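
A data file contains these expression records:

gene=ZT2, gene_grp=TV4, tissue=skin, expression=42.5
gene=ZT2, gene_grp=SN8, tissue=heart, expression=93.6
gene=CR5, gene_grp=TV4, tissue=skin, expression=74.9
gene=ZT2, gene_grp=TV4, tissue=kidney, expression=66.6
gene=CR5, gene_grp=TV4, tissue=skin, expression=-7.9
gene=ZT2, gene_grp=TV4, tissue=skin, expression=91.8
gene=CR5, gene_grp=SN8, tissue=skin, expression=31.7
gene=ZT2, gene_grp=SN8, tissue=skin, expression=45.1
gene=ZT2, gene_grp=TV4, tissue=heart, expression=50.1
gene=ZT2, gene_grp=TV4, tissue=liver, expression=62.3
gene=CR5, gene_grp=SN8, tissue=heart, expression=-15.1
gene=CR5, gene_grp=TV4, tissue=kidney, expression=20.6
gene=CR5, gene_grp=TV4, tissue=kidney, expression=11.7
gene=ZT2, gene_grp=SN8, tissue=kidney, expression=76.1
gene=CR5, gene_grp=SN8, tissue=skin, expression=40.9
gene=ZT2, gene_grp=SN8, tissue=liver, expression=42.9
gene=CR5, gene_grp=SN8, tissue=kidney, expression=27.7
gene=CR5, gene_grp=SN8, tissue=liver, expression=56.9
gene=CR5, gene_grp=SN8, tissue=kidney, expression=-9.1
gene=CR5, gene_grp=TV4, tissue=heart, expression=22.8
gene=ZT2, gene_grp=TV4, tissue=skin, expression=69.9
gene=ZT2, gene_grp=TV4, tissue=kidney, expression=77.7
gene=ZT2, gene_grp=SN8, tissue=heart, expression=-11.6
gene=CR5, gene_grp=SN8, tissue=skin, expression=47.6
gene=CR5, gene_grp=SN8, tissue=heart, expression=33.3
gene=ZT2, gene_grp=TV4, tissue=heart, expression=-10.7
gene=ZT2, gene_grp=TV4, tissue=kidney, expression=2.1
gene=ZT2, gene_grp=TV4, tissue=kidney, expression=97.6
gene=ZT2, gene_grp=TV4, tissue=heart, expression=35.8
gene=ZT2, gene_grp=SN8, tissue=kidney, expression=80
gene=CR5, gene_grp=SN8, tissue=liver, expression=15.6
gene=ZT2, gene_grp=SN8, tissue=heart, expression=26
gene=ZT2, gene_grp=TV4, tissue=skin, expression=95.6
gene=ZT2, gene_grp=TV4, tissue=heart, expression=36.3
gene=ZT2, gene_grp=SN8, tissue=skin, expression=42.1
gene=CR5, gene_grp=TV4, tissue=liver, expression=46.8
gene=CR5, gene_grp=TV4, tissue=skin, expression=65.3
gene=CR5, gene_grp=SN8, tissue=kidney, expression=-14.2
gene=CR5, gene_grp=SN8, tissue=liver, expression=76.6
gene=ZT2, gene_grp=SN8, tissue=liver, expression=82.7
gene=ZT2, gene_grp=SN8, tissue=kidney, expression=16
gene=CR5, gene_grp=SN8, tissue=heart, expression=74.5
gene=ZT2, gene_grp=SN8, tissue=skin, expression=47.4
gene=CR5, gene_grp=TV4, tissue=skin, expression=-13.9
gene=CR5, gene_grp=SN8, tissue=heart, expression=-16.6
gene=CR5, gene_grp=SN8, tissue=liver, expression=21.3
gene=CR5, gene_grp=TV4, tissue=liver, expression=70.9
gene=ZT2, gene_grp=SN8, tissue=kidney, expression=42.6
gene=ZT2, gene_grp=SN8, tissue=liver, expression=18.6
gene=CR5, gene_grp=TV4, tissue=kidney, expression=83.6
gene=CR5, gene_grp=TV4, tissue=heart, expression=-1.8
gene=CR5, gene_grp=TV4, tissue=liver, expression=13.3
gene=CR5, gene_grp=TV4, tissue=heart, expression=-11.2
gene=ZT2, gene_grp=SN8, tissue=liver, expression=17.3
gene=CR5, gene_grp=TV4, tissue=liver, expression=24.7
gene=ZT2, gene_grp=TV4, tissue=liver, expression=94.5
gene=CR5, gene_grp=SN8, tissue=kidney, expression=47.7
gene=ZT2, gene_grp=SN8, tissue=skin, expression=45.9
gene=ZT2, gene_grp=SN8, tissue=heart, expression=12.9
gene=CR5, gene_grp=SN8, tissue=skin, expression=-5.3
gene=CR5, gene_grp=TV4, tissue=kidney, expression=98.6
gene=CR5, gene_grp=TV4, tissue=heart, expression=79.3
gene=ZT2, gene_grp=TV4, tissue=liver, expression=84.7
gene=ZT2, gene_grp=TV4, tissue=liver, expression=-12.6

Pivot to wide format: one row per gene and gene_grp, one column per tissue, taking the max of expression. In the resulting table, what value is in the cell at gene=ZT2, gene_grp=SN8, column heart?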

# # # # # # #

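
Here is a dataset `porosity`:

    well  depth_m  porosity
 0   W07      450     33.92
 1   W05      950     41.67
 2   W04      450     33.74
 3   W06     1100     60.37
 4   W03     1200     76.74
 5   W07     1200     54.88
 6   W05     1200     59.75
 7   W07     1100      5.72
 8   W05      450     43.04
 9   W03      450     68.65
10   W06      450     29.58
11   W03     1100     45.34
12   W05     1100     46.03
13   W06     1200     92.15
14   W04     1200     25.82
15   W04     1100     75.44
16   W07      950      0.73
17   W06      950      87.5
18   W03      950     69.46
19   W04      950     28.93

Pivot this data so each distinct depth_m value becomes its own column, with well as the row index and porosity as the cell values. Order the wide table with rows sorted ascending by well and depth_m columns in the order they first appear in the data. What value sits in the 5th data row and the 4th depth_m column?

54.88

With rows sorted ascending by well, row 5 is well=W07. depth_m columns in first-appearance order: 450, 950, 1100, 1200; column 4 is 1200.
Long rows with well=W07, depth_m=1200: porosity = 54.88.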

# # # # # # #

* TASK *
Your task is to retype the entries verbatim, starting with the line that holds "gene=CR5, gene_grp=TV4, tissue=skin, expression=-7.9" and stopping after the line that holds "gene=CR5, gene_grp=SN8, tissue=liver, expression=56.9".

* ANSWER TO THE EXERCISE *
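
gene=CR5, gene_grp=TV4, tissue=skin, expression=-7.9
gene=ZT2, gene_grp=TV4, tissue=skin, expression=91.8
gene=CR5, gene_grp=SN8, tissue=skin, expression=31.7
gene=ZT2, gene_grp=SN8, tissue=skin, expression=45.1
gene=ZT2, gene_grp=TV4, tissue=heart, expression=50.1
gene=ZT2, gene_grp=TV4, tissue=liver, expression=62.3
gene=CR5, gene_grp=SN8, tissue=heart, expression=-15.1
gene=CR5, gene_grp=TV4, tissue=kidney, expression=20.6
gene=CR5, gene_grp=TV4, tissue=kidney, expression=11.7
gene=ZT2, gene_grp=SN8, tissue=kidney, expression=76.1
gene=CR5, gene_grp=SN8, tissue=skin, expression=40.9
gene=ZT2, gene_grp=SN8, tissue=liver, expression=42.9
gene=CR5, gene_grp=SN8, tissue=kidney, expression=27.7
gene=CR5, gene_grp=SN8, tissue=liver, expression=56.9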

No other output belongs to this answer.